[Stored data entries]
# # #
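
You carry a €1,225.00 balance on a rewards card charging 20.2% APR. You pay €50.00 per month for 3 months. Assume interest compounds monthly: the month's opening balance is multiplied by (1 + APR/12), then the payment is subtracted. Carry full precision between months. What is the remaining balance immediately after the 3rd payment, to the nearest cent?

Monthly rate r = 20.2%/12 = 1.68333% = 0.0168333.
Each month: B ← B·(1+r) − €50.00.
Month 1: interest €20.62; balance after payment €1,195.62.
Month 2: interest €20.13; balance after payment €1,165.75.
Month 3: interest €19.62; balance after payment €1,135.37.

€1,135.37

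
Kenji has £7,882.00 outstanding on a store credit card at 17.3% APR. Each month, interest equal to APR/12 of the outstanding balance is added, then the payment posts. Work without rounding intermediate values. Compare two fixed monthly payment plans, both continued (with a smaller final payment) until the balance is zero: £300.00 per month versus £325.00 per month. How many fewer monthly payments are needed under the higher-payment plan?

3 fewer payments

Monthly rate r = 17.3%/12 = 1.44167% = 0.0144167.
At £300.00/mo: n = ⌈−ln(1 − rB₀/P)/ln(1+r)⌉ = 34 payments (last £78.11); total interest = total paid − £7,882.00 = £2,096.11.
At £325.00/mo: 31 payments (last £18.59); total interest £1,886.59.
Payments saved = 34 − 31 = 3.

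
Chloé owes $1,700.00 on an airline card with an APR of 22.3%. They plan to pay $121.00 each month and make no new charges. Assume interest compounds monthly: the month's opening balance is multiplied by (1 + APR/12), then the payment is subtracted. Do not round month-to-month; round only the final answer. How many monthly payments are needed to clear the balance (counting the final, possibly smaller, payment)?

Monthly rate r = 22.3%/12 = 1.85833% = 0.0185833.
Recurrence: B ← B·(1+r) − $121.00.
Month 1: interest $31.59; balance after payment $1,610.59.
Month 2: interest $29.93; balance after payment $1,519.52.
Closed form: n = −ln(1 − rB₀/P)/ln(1+r) = −ln(0.73891)/ln(1.01858) ≈ 16.433, so the balance reaches zero during payment 17.

17 months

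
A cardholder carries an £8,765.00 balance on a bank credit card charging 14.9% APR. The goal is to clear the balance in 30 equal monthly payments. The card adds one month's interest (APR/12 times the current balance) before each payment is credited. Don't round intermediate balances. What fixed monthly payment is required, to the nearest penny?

£351.74

Monthly rate r = 14.9%/12 = 1.24167% = 0.0124167.
Level-payment amortization: P = B₀·r / (1 − (1+r)^(−n)) = 8765.00·0.0124167 / (1 − 1.01242^(−30)).
Denominator 1 − (1+r)^(−30) = 0.309408196.
P = 108.832 / 0.309408196 ≈ 351.74.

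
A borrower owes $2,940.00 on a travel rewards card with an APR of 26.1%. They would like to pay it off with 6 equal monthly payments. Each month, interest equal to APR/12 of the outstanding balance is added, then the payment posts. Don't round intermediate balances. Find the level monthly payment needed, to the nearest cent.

Monthly rate r = 26.1%/12 = 2.175% = 0.02175.
Level-payment amortization: P = B₀·r / (1 − (1+r)^(−n)) = 2940.00·0.02175 / (1 − 1.02175^(−6)).
Denominator 1 − (1+r)^(−6) = 0.12111486.
P = 63.945 / 0.12111486 ≈ 527.97.

$527.97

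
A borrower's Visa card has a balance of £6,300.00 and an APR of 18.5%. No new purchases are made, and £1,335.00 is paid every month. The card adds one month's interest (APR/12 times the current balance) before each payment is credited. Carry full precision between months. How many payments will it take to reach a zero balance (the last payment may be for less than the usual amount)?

5 payments

Monthly rate r = 18.5%/12 = 1.54167% = 0.0154167.
Recurrence: B ← B·(1+r) − £1,335.00.
Month 1: interest £97.12; balance after payment £5,062.12.
Month 2: interest £78.04; balance after payment £3,805.17.
Month 3: interest £58.66; balance after payment £2,528.83.
Month 4: interest £38.99; balance after payment £1,232.82.
Month 5: interest £19.01; balance after payment £0.00.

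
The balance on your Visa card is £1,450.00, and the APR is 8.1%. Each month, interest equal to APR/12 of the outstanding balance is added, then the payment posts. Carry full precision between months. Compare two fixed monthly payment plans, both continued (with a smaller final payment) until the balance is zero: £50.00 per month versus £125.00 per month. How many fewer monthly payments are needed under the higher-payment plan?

Monthly rate r = 8.1%/12 = 0.675% = 0.00675.
At £50.00/mo: n = ⌈−ln(1 − rB₀/P)/ln(1+r)⌉ = 33 payments (last £19.15); total interest = total paid − £1,450.00 = £169.15.
At £125.00/mo: 13 payments (last £15.05); total interest £65.05.
Payments saved = 33 − 13 = 20.

20 fewer payments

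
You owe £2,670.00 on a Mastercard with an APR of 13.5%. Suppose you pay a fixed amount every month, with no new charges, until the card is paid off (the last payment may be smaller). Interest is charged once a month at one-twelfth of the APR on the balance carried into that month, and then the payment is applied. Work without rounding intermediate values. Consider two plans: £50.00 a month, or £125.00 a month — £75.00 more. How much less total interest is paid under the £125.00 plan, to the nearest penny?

£1,032.67

Monthly rate r = 13.5%/12 = 1.125% = 0.01125.
At £50.00/mo: n = ⌈−ln(1 − rB₀/P)/ln(1+r)⌉ = 83 payments (last £3.67); total interest = total paid − £2,670.00 = £1,433.67.
At £125.00/mo: 25 payments (last £71.00); total interest £401.00.
Interest saved = £1,433.67 − £401.00 = £1,032.67.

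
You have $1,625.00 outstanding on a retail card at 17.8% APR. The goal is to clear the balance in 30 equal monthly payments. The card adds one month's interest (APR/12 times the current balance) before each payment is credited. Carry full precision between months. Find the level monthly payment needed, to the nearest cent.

$67.50

Monthly rate r = 17.8%/12 = 1.48333% = 0.0148333.
Level-payment amortization: P = B₀·r / (1 − (1+r)^(−n)) = 1625.00·0.0148333 / (1 − 1.01483^(−30)).
Denominator 1 − (1+r)^(−30) = 0.357077996.
P = 24.1042 / 0.357077996 ≈ 67.50.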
# # #
- **Problem details**
All of the data shown above should be printed exactly as given.

- **Your response**
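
You carry a €1,225.00 balance on a rewards card charging 20.2% APR. You pay €50.00 per month for 3 months. Assume interest compounds monthly: the month's opening balance is multiplied by (1 + APR/12), then the payment is subtracted. Carry full precision between months. What is the remaining balance immediately after the 3rd payment, to the nearest cent?

Monthly rate r = 20.2%/12 = 1.68333% = 0.0168333.
Each month: B ← B·(1+r) − €50.00.
Month 1: interest €20.62; balance after payment €1,195.62.
Month 2: interest €20.13; balance after payment €1,165.75.
Month 3: interest €19.62; balance after payment €1,135.37.

€1,135.37

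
Kenji has £7,882.00 outstanding on a store credit card at 17.3% APR. Each month, interest equal to APR/12 of the outstanding balance is added, then the payment posts. Work without rounding intermediate values. Compare two fixed monthly payment plans, both continued (with a smaller final payment) until the balance is zero: £300.00 per month versus £325.00 per month. How many fewer monthly payments are needed under the higher-payment plan?

3 fewer payments

Monthly rate r = 17.3%/12 = 1.44167% = 0.0144167.
At £300.00/mo: n = ⌈−ln(1 − rB₀/P)/ln(1+r)⌉ = 34 payments (last £78.11); total interest = total paid − £7,882.00 = £2,096.11.
At £325.00/mo: 31 payments (last £18.59); total interest £1,886.59.
Payments saved = 34 − 31 = 3.

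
Chloé owes $1,700.00 on an airline card with an APR of 22.3%. They plan to pay $121.00 each month and make no new charges. Assume interest compounds monthly: the month's opening balance is multiplied by (1 + APR/12), then the payment is subtracted. Do not round month-to-month; round only the final answer. How many monthly payments are needed to clear the balance (counting the final, possibly smaller, payment)?

Monthly rate r = 22.3%/12 = 1.85833% = 0.0185833.
Recurrence: B ← B·(1+r) − $121.00.
Month 1: interest $31.59; balance after payment $1,610.59.
Month 2: interest $29.93; balance after payment $1,519.52.
Closed form: n = −ln(1 − rB₀/P)/ln(1+r) = −ln(0.73891)/ln(1.01858) ≈ 16.433, so the balance reaches zero during payment 17.

17 months

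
A cardholder carries an £8,765.00 balance on a bank credit card charging 14.9% APR. The goal is to clear the balance in 30 equal monthly payments. The card adds one month's interest (APR/12 times the current balance) before each payment is credited. Don't round intermediate balances. What fixed monthly payment is required, to the nearest penny?

£351.74

Monthly rate r = 14.9%/12 = 1.24167% = 0.0124167.
Level-payment amortization: P = B₀·r / (1 − (1+r)^(−n)) = 8765.00·0.0124167 / (1 − 1.01242^(−30)).
Denominator 1 − (1+r)^(−30) = 0.309408196.
P = 108.832 / 0.309408196 ≈ 351.74.

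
A borrower owes $2,940.00 on a travel rewards card with an APR of 26.1%. They would like to pay it off with 6 equal monthly payments. Each month, interest equal to APR/12 of the outstanding balance is added, then the payment posts. Don't round intermediate balances. Find the level monthly payment needed, to the nearest cent.

Monthly rate r = 26.1%/12 = 2.175% = 0.02175.
Level-payment amortization: P = B₀·r / (1 − (1+r)^(−n)) = 2940.00·0.02175 / (1 − 1.02175^(−6)).
Denominator 1 − (1+r)^(−6) = 0.12111486.
P = 63.945 / 0.12111486 ≈ 527.97.

$527.97

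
A borrower's Visa card has a balance of £6,300.00 and an APR of 18.5%. No new purchases are made, and £1,335.00 is paid every month. The card adds one month's interest (APR/12 times the current balance) before each payment is credited. Carry full precision between months. How many payments will it take to reach a zero balance (the last payment may be for less than the usual amount)?

5 payments

Monthly rate r = 18.5%/12 = 1.54167% = 0.0154167.
Recurrence: B ← B·(1+r) − £1,335.00.
Month 1: interest £97.12; balance after payment £5,062.12.
Month 2: interest £78.04; balance after payment £3,805.17.
Month 3: interest £58.66; balance after payment £2,528.83.
Month 4: interest £38.99; balance after payment £1,232.82.
Month 5: interest £19.01; balance after payment £0.00.

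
The balance on your Visa card is £1,450.00, and the APR is 8.1%. Each month, interest equal to APR/12 of the outstanding balance is added, then the payment posts. Carry full precision between months. Compare two fixed monthly payment plans, both continued (with a smaller final payment) until the balance is zero: £50.00 per month versus £125.00 per month. How many fewer monthly payments are needed under the higher-payment plan?

Monthly rate r = 8.1%/12 = 0.675% = 0.00675.
At £50.00/mo: n = ⌈−ln(1 − rB₀/P)/ln(1+r)⌉ = 33 payments (last £19.15); total interest = total paid − £1,450.00 = £169.15.
At £125.00/mo: 13 payments (last £15.05); total interest £65.05.
Payments saved = 33 − 13 = 20.

20 fewer payments

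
You owe £2,670.00 on a Mastercard with an APR of 13.5%. Suppose you pay a fixed amount every month, with no new charges, until the card is paid off (the last payment may be smaller). Interest is charged once a month at one-twelfth of the APR on the balance carried into that month, and then the payment is applied. Work without rounding intermediate values. Consider two plans: £50.00 a month, or £125.00 a month — £75.00 more. How much less total interest is paid under the £125.00 plan, to the nearest penny?

£1,032.67

Monthly rate r = 13.5%/12 = 1.125% = 0.01125.
At £50.00/mo: n = ⌈−ln(1 − rB₀/P)/ln(1+r)⌉ = 83 payments (last £3.67); total interest = total paid − £2,670.00 = £1,433.67.
At £125.00/mo: 25 payments (last £71.00); total interest £401.00.
Interest saved = £1,433.67 − £401.00 = £1,032.67.

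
You have $1,625.00 outstanding on a retail card at 17.8% APR. The goal is to clear the balance in 30 equal monthly payments. The card adds one month's interest (APR/12 times the current balance) before each payment is credited. Carry full precision between months. Find the level monthly payment needed, to the nearest cent.

$67.50

Monthly rate r = 17.8%/12 = 1.48333% = 0.0148333.
Level-payment amortization: P = B₀·r / (1 − (1+r)^(−n)) = 1625.00·0.0148333 / (1 − 1.01483^(−30)).
Denominator 1 − (1+r)^(−30) = 0.357077996.
P = 24.1042 / 0.357077996 ≈ 67.50.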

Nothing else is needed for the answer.